**Work order**
However many lines the data holds, transcribe them all exactly.

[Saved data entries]
━━━━

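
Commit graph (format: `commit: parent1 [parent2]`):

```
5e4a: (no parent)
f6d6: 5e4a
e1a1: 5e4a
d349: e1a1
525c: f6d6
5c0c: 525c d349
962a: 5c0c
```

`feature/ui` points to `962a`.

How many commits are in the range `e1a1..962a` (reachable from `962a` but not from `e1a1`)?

Reachable from 962a: {525c, 5c0c, 5e4a, 962a, d349, e1a1, f6d6}.
Reachable from e1a1: {5e4a, e1a1}.
In 962a's history but not e1a1's: {525c, 5c0c, 962a, d349, f6d6} — 5 commits.

5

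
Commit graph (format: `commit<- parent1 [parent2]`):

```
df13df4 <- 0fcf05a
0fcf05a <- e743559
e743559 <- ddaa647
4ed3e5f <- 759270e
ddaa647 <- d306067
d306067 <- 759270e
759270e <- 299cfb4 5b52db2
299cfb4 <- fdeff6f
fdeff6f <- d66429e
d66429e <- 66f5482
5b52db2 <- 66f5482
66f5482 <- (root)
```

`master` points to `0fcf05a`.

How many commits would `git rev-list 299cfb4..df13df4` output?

7

Reachable from df13df4: {0fcf05a, 299cfb4, 5b52db2, 66f5482, 759270e, d306067, d66429e, ddaa647, df13df4, e743559, fdeff6f}.
Reachable from 299cfb4: {299cfb4, 66f5482, d66429e, fdeff6f}.
In df13df4's history but not 299cfb4's: {0fcf05a, 5b52db2, 759270e, d306067, ddaa647, df13df4, e743559} — 7 commits.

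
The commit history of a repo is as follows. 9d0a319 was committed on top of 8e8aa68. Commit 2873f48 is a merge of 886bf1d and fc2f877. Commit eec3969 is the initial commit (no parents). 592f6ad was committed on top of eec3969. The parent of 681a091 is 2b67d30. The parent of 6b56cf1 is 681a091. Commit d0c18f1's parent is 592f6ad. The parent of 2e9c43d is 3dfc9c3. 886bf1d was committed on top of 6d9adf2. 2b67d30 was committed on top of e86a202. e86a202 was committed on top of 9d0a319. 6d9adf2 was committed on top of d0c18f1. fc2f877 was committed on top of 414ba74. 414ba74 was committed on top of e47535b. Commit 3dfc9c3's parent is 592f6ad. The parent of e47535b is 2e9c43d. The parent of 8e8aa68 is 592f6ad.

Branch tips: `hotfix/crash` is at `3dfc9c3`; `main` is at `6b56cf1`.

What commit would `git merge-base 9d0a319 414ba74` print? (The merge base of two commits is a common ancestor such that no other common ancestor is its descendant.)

Ancestors of 9d0a319: {592f6ad, 8e8aa68, 9d0a319, eec3969}.
Ancestors of 414ba74: {2e9c43d, 3dfc9c3, 414ba74, 592f6ad, e47535b, eec3969}.
Common ancestors: {592f6ad, eec3969}.
Among these, 592f6ad is not an ancestor of any other common ancestor — it is the merge base.

592f6ad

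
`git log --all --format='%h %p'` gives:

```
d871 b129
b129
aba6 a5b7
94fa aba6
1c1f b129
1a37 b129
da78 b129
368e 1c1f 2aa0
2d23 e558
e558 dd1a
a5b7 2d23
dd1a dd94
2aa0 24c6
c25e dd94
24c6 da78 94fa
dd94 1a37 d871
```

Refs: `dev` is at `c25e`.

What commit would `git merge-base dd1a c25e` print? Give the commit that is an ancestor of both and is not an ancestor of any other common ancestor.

dd94

Ancestors of dd1a: {1a37, b129, d871, dd1a, dd94}.
Ancestors of c25e: {1a37, b129, c25e, d871, dd94}.
Common ancestors: {1a37, b129, d871, dd94}.
Among these, dd94 is not an ancestor of any other common ancestor — it is the merge base.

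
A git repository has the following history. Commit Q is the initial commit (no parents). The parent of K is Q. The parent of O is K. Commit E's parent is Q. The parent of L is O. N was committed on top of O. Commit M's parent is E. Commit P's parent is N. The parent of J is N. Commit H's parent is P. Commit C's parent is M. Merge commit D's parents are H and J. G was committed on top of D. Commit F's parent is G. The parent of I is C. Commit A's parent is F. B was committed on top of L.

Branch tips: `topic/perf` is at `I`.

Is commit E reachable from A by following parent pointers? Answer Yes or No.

Ancestors of A: {A, D, F, G, H, J, K, N, O, P, Q}.
E is not in that set, so it is not an ancestor of A.

No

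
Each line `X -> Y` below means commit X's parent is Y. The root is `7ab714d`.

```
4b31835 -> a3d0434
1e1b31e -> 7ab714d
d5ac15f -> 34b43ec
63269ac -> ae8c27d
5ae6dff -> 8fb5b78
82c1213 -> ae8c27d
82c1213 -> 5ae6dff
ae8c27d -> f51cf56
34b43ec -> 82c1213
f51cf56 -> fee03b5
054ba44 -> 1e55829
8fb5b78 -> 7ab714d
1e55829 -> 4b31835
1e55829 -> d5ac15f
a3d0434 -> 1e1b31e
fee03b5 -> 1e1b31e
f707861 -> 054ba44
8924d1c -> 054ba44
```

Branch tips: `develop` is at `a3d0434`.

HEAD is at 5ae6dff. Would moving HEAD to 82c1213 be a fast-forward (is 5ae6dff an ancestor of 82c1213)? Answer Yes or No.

Yes

A fast-forward from 5ae6dff to 82c1213 is possible iff 5ae6dff is an ancestor of 82c1213.
Ancestors of 82c1213: {1e1b31e, 5ae6dff, 7ab714d, 82c1213, 8fb5b78, ae8c27d, f51cf56, fee03b5}.
5ae6dff is among them, so fast-forward is possible.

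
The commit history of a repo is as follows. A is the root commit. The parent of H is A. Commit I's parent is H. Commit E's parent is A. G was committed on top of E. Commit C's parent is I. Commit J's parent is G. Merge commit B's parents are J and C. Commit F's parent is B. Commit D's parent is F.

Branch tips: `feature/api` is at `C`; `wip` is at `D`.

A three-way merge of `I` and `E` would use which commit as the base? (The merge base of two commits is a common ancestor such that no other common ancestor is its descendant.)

Ancestors of I: {A, H, I}.
Ancestors of E: {A, E}.
Common ancestors: {A}.
The only common ancestor is A, so it is the merge base.

A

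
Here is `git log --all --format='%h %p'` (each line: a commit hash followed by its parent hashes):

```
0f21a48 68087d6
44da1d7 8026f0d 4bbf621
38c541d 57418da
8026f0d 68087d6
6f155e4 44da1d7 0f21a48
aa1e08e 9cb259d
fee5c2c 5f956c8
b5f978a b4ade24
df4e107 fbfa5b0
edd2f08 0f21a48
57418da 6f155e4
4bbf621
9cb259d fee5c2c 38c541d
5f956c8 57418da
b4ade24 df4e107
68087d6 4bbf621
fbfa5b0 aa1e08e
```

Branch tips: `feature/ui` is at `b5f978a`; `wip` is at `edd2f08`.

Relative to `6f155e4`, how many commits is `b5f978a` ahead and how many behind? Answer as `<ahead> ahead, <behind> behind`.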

━━━━

**Result for this exercise**
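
Commit graph (format: `commit: parent1 [parent2]`):

```
5e4a: (no parent)
f6d6: 5e4a
e1a1: 5e4a
d349: e1a1
525c: f6d6
5c0c: 525c d349
962a: 5c0c
```

`feature/ui` points to `962a`.

How many commits are in the range `e1a1..962a` (reachable from `962a` but not from `e1a1`)?

Reachable from 962a: {525c, 5c0c, 5e4a, 962a, d349, e1a1, f6d6}.
Reachable from e1a1: {5e4a, e1a1}.
In 962a's history but not e1a1's: {525c, 5c0c, 962a, d349, f6d6} — 5 commits.

5

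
Commit graph (format: `commit<- parent1 [parent2]`):

```
df13df4 <- 0fcf05a
0fcf05a <- e743559
e743559 <- ddaa647
4ed3e5f <- 759270e
ddaa647 <- d306067
d306067 <- 759270e
759270e <- 299cfb4 5b52db2
299cfb4 <- fdeff6f
fdeff6f <- d66429e
d66429e <- 66f5482
5b52db2 <- 66f5482
66f5482 <- (root)
```

`master` points to `0fcf05a`.

How many commits would `git rev-list 299cfb4..df13df4` output?

7

Reachable from df13df4: {0fcf05a, 299cfb4, 5b52db2, 66f5482, 759270e, d306067, d66429e, ddaa647, df13df4, e743559, fdeff6f}.
Reachable from 299cfb4: {299cfb4, 66f5482, d66429e, fdeff6f}.
In df13df4's history but not 299cfb4's: {0fcf05a, 5b52db2, 759270e, d306067, ddaa647, df13df4, e743559} — 7 commits.

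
The commit history of a repo is as follows. 9d0a319 was committed on top of 8e8aa68. Commit 2873f48 is a merge of 886bf1d and fc2f877. Commit eec3969 is the initial commit (no parents). 592f6ad was committed on top of eec3969. The parent of 681a091 is 2b67d30. The parent of 6b56cf1 is 681a091. Commit d0c18f1's parent is 592f6ad. The parent of 2e9c43d is 3dfc9c3. 886bf1d was committed on top of 6d9adf2. 2b67d30 was committed on top of e86a202. e86a202 was committed on top of 9d0a319. 6d9adf2 was committed on top of d0c18f1. fc2f877 was committed on top of 414ba74. 414ba74 was committed on top of e47535b. Commit 3dfc9c3's parent is 592f6ad. The parent of e47535b is 2e9c43d. The parent of 8e8aa68 is 592f6ad.

Branch tips: `hotfix/crash` is at `3dfc9c3`; `main` is at `6b56cf1`.

What commit would `git merge-base 9d0a319 414ba74` print? (The merge base of two commits is a common ancestor such that no other common ancestor is its descendant.)

Ancestors of 9d0a319: {592f6ad, 8e8aa68, 9d0a319, eec3969}.
Ancestors of 414ba74: {2e9c43d, 3dfc9c3, 414ba74, 592f6ad, e47535b, eec3969}.
Common ancestors: {592f6ad, eec3969}.
Among these, 592f6ad is not an ancestor of any other common ancestor — it is the merge base.

592f6ad

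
`git log --all --format='%h %p'` gives:

```
d871 b129
b129
aba6 a5b7
94fa aba6
1c1f b129
1a37 b129
da78 b129
368e 1c1f 2aa0
2d23 e558
e558 dd1a
a5b7 2d23
dd1a dd94
2aa0 24c6
c25e dd94
24c6 da78 94fa
dd94 1a37 d871
```

Refs: `dev` is at `c25e`.

What commit would `git merge-base dd1a c25e` print? Give the commit that is an ancestor of both and is not an ancestor of any other common ancestor.

dd94

Ancestors of dd1a: {1a37, b129, d871, dd1a, dd94}.
Ancestors of c25e: {1a37, b129, c25e, d871, dd94}.
Common ancestors: {1a37, b129, d871, dd94}.
Among these, dd94 is not an ancestor of any other common ancestor — it is the merge base.

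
A git repository has the following history. Commit Q is the initial commit (no parents). The parent of K is Q. The parent of O is K. Commit E's parent is Q. The parent of L is O. N was committed on top of O. Commit M's parent is E. Commit P's parent is N. The parent of J is N. Commit H's parent is P. Commit C's parent is M. Merge commit D's parents are H and J. G was committed on top of D. Commit F's parent is G. The parent of I is C. Commit A's parent is F. B was committed on top of L.

Branch tips: `topic/perf` is at `I`.

Is commit E reachable from A by following parent pointers? Answer Yes or No.

Ancestors of A: {A, D, F, G, H, J, K, N, O, P, Q}.
E is not in that set, so it is not an ancestor of A.

No

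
Each line `X -> Y` below means commit X's parent is Y. The root is `7ab714d`.

```
4b31835 -> a3d0434
1e1b31e -> 7ab714d
d5ac15f -> 34b43ec
63269ac -> ae8c27d
5ae6dff -> 8fb5b78
82c1213 -> ae8c27d
82c1213 -> 5ae6dff
ae8c27d -> f51cf56
34b43ec -> 82c1213
f51cf56 -> fee03b5
054ba44 -> 1e55829
8fb5b78 -> 7ab714d
1e55829 -> 4b31835
1e55829 -> d5ac15f
a3d0434 -> 1e1b31e
fee03b5 -> 1e1b31e
f707861 -> 054ba44
8924d1c -> 054ba44
```

Branch tips: `develop` is at `a3d0434`.

HEAD is at 5ae6dff. Would moving HEAD to 82c1213 be a fast-forward (is 5ae6dff an ancestor of 82c1213)? Answer Yes or No.

Yes

A fast-forward from 5ae6dff to 82c1213 is possible iff 5ae6dff is an ancestor of 82c1213.
Ancestors of 82c1213: {1e1b31e, 5ae6dff, 7ab714d, 82c1213, 8fb5b78, ae8c27d, f51cf56, fee03b5}.
5ae6dff is among them, so fast-forward is possible.

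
The commit history of a repo is as follows. A is the root commit. The parent of H is A. Commit I's parent is H. Commit E's parent is A. G was committed on top of E. Commit C's parent is I. Commit J's parent is G. Merge commit B's parents are J and C. Commit F's parent is B. Commit D's parent is F.

Branch tips: `feature/api` is at `C`; `wip` is at `D`.

A three-way merge of `I` and `E` would use which commit as the base? (The merge base of two commits is a common ancestor such that no other common ancestor is its descendant.)

Ancestors of I: {A, H, I}.
Ancestors of E: {A, E}.
Common ancestors: {A}.
The only common ancestor is A, so it is the merge base.

A

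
Here is `git log --all --format='%h %p'` (each line: a commit hash followed by its parent hashes):

```
0f21a48 68087d6
44da1d7 8026f0d 4bbf621
38c541d 57418da
8026f0d 68087d6
6f155e4 44da1d7 0f21a48
aa1e08e 9cb259d
fee5c2c 5f956c8
b5f978a b4ade24
df4e107 fbfa5b0
edd2f08 0f21a48
57418da 6f155e4
4bbf621
9cb259d fee5c2c 38c541d
5f956c8 57418da
b4ade24 df4e107
68087d6 4bbf621
fbfa5b0 aa1e08e
```

Branch tips: `feature/ui` is at `b5f978a`; `wip` is at `edd2f08`.

Relative to `6f155e4`, how many commits is `b5f978a` ahead and how many behind? Answer as `<ahead> ahead, <behind> behind`.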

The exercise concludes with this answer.